- **DIRECTIONS**
How do the lines below between the ones holding "Events: target_seen, grasp_fail, arrived, obstacle" and "In CHARGE: on arrived", inclusive, read? Give them again exactly, with no other lines.

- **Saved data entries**
□ □ □ □ □

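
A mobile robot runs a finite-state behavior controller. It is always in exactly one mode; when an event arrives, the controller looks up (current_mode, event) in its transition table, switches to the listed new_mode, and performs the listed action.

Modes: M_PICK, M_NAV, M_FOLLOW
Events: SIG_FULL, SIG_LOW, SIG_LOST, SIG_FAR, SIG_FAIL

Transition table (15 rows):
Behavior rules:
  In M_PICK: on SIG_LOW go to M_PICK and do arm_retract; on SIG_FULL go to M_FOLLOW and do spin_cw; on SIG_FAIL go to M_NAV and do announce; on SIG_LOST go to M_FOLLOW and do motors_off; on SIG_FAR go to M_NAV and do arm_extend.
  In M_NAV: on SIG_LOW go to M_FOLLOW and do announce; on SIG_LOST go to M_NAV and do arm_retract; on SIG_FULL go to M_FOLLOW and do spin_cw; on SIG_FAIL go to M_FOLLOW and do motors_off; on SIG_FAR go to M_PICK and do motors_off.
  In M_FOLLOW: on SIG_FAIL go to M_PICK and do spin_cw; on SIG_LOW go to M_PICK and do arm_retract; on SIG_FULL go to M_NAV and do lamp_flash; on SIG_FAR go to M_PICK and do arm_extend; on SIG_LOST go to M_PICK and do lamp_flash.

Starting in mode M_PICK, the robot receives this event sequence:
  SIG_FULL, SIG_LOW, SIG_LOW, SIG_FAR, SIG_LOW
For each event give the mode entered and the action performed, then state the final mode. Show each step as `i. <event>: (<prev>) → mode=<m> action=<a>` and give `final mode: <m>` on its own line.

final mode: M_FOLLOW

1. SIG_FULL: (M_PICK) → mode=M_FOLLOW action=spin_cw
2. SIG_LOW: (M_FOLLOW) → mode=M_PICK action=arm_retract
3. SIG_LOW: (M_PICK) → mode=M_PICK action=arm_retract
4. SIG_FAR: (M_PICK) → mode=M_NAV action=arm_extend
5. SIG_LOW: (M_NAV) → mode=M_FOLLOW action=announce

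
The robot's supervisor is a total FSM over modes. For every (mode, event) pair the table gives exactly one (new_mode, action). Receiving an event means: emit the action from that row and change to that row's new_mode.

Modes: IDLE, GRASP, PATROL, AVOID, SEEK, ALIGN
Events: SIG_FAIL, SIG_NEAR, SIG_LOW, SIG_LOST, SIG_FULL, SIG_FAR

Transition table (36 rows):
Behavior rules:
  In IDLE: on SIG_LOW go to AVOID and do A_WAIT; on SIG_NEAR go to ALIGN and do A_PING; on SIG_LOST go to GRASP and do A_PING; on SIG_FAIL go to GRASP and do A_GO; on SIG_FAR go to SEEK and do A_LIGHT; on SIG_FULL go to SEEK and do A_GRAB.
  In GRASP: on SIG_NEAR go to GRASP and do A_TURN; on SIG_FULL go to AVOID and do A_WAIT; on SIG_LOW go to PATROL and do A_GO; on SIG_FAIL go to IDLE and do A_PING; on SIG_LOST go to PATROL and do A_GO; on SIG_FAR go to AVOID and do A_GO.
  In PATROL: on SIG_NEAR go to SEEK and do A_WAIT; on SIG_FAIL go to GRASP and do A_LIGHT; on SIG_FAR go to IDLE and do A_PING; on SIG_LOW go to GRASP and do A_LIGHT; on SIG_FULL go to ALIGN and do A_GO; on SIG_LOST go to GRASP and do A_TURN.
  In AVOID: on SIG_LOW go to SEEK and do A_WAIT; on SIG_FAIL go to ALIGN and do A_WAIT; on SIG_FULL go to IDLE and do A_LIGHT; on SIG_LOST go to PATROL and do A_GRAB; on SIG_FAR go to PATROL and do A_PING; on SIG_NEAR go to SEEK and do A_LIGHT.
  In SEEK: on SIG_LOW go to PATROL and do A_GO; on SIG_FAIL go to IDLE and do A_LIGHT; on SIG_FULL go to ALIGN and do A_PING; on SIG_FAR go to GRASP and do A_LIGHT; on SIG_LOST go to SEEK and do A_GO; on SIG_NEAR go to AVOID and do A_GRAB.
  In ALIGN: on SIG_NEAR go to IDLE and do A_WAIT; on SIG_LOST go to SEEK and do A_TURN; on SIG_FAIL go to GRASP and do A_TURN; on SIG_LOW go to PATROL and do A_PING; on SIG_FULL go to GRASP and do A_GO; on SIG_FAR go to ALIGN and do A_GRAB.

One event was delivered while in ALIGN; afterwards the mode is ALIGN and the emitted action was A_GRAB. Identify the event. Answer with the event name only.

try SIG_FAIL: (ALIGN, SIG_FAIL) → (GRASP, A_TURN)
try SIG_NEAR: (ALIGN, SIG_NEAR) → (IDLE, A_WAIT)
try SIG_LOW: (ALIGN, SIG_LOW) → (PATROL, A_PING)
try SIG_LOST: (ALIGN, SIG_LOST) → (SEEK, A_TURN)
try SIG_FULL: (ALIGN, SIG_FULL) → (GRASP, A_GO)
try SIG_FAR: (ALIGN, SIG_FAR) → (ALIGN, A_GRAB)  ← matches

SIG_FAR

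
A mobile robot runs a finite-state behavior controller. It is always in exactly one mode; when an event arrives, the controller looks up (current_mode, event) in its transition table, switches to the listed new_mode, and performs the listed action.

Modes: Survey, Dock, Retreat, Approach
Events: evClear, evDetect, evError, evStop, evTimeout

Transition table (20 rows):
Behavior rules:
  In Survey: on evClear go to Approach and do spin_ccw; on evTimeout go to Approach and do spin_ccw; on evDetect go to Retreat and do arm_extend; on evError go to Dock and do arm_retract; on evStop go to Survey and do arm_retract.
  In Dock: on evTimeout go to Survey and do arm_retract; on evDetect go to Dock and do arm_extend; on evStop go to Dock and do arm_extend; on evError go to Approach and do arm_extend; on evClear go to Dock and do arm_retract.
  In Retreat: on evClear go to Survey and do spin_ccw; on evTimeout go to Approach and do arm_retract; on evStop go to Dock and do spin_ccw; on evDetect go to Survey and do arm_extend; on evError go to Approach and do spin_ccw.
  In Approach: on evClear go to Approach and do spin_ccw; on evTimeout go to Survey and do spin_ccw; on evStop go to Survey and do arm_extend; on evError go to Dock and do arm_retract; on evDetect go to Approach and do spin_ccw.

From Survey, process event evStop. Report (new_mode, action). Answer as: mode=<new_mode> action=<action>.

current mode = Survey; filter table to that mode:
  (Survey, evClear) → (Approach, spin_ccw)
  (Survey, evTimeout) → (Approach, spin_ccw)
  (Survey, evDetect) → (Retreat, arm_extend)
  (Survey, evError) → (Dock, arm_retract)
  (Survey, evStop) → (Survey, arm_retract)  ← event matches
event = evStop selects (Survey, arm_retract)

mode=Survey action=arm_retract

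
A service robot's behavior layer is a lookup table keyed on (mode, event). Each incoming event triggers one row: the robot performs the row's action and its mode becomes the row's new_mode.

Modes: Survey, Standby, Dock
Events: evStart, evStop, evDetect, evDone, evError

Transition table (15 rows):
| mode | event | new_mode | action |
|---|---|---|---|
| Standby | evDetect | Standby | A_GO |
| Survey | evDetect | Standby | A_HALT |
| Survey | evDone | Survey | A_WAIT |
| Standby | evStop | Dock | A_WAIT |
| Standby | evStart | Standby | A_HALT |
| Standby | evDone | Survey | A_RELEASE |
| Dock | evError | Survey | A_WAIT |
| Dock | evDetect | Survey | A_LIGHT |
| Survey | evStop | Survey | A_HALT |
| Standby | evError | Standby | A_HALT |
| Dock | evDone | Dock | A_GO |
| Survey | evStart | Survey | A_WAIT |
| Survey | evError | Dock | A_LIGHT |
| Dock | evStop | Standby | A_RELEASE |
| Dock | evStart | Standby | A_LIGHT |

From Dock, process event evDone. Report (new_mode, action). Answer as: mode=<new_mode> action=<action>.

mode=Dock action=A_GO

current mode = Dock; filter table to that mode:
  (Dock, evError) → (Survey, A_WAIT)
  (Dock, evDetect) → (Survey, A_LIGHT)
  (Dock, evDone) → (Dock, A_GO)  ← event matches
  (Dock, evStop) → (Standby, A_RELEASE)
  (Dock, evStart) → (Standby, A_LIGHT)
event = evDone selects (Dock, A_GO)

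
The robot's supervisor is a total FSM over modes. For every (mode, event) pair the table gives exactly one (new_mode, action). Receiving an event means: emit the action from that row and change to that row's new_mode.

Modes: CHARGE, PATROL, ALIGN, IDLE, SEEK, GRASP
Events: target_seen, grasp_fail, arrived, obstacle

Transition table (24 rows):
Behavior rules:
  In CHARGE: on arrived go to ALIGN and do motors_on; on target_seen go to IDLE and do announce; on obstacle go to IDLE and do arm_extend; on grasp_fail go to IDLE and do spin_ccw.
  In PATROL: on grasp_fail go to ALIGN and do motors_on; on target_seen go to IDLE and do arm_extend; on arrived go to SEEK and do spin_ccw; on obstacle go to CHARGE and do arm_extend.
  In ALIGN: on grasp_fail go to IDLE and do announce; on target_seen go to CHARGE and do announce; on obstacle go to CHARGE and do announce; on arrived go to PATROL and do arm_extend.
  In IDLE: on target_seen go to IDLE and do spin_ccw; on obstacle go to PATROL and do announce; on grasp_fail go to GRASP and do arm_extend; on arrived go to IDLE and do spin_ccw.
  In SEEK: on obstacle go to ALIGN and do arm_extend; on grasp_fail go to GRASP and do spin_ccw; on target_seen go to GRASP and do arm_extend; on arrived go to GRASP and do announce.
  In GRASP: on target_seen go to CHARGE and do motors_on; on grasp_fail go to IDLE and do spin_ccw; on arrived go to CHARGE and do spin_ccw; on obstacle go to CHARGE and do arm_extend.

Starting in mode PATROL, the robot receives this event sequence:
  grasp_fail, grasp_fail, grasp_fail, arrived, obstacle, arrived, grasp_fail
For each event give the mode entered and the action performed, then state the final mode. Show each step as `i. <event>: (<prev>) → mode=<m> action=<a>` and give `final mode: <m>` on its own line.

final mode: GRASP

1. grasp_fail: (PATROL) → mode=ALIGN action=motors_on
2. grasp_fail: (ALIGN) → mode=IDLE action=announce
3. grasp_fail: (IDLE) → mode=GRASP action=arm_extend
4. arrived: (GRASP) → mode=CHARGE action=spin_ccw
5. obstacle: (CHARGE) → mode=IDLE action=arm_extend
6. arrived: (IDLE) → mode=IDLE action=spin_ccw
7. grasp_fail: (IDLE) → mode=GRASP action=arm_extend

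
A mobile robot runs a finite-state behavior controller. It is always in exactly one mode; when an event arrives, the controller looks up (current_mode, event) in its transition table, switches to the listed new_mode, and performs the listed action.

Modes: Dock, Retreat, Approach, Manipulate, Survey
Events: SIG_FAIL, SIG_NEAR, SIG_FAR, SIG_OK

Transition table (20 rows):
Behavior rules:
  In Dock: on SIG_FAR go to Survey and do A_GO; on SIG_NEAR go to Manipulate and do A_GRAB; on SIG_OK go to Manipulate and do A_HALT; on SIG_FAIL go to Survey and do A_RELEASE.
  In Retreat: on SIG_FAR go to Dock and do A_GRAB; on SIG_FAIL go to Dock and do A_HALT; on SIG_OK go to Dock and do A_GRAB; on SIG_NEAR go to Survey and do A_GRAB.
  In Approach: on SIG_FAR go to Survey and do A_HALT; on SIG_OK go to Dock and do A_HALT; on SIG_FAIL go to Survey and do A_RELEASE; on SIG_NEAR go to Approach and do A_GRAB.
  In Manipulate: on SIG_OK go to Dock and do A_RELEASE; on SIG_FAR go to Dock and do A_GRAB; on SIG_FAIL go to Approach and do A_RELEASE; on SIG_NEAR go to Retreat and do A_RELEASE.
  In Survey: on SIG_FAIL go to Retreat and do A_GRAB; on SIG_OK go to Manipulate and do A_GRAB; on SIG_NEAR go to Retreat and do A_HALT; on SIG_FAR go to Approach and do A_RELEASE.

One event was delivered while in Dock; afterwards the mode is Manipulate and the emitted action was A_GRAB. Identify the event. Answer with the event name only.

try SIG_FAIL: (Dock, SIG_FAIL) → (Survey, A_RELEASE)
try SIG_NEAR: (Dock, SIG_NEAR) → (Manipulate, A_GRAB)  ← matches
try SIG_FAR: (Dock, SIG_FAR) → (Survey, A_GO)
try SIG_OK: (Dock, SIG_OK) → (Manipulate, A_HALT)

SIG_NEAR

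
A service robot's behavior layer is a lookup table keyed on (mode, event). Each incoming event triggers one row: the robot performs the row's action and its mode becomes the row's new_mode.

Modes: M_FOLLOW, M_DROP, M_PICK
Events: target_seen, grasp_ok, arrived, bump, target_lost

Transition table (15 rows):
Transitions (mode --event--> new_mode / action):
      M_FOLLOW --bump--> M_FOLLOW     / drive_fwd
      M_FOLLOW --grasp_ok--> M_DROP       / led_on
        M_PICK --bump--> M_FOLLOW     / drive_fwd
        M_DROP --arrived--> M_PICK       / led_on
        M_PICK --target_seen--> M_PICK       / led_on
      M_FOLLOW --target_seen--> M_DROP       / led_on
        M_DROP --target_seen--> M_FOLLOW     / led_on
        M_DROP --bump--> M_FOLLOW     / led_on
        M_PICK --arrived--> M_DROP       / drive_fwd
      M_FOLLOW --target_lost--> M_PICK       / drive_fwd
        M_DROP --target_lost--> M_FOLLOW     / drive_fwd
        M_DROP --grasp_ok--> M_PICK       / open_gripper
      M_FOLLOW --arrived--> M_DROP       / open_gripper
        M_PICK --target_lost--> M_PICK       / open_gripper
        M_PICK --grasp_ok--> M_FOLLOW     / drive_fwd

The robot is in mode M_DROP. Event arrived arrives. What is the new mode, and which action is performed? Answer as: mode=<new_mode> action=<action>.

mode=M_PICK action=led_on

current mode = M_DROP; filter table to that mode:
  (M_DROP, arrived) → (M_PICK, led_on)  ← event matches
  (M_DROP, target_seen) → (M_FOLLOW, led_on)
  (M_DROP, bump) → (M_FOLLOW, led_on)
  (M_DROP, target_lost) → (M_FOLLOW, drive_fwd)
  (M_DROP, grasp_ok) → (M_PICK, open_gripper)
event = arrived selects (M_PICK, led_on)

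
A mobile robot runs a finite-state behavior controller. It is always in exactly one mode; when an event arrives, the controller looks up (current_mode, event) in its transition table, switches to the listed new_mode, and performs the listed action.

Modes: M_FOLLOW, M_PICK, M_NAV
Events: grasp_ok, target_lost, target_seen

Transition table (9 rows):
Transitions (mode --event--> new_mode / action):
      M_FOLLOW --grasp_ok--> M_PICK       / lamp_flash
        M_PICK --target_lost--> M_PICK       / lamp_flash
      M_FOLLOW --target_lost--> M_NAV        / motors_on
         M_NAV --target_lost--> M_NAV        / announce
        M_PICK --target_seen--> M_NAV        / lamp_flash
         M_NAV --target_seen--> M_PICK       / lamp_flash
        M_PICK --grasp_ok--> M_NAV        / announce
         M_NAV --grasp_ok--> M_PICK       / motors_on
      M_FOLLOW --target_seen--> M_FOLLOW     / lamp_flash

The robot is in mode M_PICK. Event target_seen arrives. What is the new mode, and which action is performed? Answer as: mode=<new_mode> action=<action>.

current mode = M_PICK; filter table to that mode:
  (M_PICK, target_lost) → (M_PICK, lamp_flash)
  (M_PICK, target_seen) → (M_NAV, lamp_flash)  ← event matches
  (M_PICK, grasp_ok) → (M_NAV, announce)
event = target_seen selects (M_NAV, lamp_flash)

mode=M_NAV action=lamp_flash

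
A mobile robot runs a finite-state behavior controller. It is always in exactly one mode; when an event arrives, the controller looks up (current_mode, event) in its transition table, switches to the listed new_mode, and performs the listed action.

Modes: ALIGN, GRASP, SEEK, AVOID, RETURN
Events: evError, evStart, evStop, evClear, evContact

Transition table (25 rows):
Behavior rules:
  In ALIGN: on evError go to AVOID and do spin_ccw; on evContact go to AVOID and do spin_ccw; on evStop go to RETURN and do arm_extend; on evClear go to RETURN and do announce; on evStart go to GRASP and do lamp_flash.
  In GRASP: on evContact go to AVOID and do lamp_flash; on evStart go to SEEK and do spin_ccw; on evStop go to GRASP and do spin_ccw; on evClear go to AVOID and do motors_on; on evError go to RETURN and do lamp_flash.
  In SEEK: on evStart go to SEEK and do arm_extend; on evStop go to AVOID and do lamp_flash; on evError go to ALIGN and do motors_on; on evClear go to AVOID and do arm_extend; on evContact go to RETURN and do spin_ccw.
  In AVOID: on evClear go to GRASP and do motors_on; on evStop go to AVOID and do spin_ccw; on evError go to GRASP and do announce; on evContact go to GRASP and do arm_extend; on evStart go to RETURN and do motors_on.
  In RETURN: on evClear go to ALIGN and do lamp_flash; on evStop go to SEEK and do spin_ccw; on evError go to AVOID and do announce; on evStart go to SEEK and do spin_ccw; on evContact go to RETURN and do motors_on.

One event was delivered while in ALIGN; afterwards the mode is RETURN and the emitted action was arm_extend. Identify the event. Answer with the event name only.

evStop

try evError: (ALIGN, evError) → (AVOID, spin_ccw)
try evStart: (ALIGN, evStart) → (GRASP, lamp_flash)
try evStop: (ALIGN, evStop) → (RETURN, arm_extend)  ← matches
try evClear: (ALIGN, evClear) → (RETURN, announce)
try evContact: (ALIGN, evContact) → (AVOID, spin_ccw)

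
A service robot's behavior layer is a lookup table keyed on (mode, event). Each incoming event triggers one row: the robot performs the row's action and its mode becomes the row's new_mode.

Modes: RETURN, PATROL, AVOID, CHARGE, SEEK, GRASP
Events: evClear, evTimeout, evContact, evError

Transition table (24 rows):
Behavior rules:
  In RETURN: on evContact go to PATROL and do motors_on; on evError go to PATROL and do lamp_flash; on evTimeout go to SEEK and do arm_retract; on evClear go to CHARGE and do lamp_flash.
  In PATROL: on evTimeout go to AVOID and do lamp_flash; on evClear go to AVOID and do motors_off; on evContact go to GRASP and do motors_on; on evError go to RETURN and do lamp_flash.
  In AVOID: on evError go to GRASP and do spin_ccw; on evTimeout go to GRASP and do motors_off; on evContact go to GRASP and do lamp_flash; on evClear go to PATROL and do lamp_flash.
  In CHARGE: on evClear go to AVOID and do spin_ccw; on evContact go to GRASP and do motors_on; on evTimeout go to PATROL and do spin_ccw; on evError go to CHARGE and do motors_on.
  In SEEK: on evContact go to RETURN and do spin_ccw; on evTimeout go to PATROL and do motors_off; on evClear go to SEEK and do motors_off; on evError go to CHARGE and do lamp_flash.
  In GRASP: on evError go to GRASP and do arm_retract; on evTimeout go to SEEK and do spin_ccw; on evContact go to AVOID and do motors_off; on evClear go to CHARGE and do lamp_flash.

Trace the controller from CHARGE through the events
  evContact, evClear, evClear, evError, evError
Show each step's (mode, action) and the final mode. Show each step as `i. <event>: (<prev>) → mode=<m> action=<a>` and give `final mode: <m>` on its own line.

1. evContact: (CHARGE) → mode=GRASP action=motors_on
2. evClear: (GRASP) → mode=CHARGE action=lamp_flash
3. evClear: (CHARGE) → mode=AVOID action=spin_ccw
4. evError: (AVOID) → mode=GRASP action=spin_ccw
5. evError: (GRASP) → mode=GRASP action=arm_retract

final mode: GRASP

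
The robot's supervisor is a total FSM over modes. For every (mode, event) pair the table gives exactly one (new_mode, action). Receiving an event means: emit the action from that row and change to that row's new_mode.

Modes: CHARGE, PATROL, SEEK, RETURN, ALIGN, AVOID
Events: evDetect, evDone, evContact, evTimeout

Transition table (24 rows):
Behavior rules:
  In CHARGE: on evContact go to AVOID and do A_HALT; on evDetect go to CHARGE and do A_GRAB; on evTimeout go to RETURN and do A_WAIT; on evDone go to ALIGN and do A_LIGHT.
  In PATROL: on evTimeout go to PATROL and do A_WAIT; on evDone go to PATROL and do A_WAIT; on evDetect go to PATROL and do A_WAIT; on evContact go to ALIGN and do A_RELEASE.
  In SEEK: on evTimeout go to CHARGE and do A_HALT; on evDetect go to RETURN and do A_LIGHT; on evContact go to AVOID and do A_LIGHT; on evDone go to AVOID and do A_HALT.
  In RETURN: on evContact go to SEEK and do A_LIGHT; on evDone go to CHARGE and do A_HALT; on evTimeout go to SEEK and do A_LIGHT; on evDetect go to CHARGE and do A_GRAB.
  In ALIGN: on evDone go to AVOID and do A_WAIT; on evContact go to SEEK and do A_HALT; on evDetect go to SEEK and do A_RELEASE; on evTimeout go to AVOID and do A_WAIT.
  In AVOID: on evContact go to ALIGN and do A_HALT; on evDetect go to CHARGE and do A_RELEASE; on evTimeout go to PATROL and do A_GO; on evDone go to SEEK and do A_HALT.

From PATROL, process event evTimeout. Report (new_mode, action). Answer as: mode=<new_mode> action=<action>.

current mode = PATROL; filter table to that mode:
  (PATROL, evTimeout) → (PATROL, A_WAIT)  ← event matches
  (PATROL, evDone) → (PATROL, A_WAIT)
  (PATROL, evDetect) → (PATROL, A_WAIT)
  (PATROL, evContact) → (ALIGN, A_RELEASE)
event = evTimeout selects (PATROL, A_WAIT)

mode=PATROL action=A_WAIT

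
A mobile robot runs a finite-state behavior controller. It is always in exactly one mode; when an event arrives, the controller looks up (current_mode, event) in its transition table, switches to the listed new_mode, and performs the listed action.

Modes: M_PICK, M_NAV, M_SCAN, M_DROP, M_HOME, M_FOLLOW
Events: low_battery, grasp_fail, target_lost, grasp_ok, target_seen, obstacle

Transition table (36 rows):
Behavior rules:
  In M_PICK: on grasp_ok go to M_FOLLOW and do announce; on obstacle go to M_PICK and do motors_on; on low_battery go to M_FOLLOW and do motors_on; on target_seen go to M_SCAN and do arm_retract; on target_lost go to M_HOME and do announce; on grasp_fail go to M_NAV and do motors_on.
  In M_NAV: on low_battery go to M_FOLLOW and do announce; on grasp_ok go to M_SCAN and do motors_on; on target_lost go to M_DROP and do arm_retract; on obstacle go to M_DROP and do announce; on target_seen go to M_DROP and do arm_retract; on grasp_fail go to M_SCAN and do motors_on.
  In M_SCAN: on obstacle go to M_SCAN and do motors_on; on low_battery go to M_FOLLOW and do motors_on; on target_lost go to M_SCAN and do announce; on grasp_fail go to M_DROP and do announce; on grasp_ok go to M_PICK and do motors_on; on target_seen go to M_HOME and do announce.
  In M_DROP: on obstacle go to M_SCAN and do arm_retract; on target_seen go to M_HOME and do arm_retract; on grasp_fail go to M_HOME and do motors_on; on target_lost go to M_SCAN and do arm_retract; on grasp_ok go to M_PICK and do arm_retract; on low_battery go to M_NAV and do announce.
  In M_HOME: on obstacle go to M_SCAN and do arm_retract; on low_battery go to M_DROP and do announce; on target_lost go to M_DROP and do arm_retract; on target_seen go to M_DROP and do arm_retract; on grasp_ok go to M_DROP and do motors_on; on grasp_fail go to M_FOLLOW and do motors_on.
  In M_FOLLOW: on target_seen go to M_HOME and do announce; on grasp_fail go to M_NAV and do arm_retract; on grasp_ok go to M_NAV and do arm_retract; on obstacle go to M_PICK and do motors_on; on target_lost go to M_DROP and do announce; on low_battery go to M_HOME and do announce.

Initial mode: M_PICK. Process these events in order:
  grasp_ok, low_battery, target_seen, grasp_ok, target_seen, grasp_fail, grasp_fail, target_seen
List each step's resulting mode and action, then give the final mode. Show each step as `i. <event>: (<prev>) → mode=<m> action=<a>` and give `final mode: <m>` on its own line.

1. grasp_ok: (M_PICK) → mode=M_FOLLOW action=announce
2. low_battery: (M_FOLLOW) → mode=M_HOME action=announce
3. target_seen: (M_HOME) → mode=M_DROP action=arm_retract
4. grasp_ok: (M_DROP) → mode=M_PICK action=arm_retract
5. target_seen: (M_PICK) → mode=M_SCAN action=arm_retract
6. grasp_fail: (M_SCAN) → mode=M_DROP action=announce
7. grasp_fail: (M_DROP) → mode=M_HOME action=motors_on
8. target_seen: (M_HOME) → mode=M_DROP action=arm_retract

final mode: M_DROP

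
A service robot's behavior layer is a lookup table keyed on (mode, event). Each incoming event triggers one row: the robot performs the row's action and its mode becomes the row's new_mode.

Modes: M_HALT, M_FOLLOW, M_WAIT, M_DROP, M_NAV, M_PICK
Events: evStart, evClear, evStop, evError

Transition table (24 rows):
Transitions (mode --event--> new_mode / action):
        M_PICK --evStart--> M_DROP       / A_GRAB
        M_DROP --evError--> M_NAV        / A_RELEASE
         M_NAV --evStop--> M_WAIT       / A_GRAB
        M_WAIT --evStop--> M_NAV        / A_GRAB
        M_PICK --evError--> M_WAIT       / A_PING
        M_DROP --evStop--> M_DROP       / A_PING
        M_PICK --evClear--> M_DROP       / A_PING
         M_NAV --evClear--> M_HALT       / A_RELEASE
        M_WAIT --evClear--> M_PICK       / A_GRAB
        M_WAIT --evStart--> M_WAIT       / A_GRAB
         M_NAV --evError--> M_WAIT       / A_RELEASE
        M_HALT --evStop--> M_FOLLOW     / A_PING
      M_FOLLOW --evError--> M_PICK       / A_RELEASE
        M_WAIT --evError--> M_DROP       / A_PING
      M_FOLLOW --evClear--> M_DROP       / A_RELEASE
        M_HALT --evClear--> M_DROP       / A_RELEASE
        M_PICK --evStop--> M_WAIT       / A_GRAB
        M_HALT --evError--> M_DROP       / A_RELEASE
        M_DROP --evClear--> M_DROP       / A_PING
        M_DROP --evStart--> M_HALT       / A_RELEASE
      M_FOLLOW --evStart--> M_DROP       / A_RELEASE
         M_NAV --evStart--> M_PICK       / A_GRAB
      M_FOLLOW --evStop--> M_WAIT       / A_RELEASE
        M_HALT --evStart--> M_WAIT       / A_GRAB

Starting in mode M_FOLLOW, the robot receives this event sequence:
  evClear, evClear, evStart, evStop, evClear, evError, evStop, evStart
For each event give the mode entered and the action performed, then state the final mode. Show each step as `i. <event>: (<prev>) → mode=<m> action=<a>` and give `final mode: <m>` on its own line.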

□ □ □ □ □

- **RESULT OF THE EXERCISE**
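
Events: target_seen, grasp_fail, arrived, obstacle

Transition table (24 rows):
Behavior rules:
  In CHARGE: on arrived go to ALIGN and do motors_on; on target_seen go to IDLE and do announce; on obstacle go to IDLE and do arm_extend; on grasp_fail go to IDLE and do spin_ccw.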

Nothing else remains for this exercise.